------ Material provided ------

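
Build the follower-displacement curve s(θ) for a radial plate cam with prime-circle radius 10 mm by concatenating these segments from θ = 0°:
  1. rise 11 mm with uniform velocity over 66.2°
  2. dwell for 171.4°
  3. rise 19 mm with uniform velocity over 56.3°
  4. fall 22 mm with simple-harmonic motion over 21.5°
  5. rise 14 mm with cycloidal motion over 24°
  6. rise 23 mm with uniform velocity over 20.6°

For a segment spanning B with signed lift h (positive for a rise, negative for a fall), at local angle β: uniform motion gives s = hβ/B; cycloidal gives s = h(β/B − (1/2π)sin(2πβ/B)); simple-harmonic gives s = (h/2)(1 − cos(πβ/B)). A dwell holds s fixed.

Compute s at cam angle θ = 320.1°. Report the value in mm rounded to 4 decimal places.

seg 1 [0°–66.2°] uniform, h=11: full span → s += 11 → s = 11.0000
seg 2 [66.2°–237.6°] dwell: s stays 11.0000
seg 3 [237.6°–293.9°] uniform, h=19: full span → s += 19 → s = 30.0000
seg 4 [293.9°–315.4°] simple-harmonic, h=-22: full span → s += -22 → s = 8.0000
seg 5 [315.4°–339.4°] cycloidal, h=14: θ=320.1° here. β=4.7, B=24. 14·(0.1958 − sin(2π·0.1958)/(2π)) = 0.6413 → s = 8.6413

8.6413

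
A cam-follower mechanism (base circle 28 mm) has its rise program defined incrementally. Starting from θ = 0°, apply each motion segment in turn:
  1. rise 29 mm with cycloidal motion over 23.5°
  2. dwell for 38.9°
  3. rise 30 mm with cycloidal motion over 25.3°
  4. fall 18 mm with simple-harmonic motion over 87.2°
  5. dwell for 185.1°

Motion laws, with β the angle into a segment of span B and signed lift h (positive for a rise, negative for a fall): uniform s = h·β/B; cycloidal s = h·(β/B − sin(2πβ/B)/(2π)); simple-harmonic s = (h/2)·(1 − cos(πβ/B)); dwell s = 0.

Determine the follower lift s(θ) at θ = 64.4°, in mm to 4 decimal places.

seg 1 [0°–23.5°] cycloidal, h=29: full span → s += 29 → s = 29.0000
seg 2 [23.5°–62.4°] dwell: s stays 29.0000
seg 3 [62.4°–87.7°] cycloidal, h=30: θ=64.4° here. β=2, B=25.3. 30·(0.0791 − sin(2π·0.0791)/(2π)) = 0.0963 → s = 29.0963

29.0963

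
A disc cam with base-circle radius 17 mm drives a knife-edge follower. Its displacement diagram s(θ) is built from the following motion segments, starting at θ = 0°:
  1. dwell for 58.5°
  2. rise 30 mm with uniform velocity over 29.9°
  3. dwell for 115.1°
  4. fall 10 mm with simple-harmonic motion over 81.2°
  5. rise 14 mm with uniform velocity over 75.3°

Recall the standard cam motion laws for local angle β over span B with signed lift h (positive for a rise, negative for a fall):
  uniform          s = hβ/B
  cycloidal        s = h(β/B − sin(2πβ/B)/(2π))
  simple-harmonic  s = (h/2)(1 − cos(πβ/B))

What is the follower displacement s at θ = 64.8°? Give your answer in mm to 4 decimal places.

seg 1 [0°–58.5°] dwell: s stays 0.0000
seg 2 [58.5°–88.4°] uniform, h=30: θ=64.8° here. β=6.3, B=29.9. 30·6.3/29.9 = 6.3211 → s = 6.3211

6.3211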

------

▸ What to produce: Copy all lines of the preceding data that hold the word "velocity".

▸ Task solution:
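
  1. rise 11 mm with uniform velocity over 66.2°
  3. rise 19 mm with uniform velocity over 56.3°
  6. rise 23 mm with uniform velocity over 20.6°
  2. rise 30 mm with uniform velocity over 29.9°
  5. rise 14 mm with uniform velocity over 75.3°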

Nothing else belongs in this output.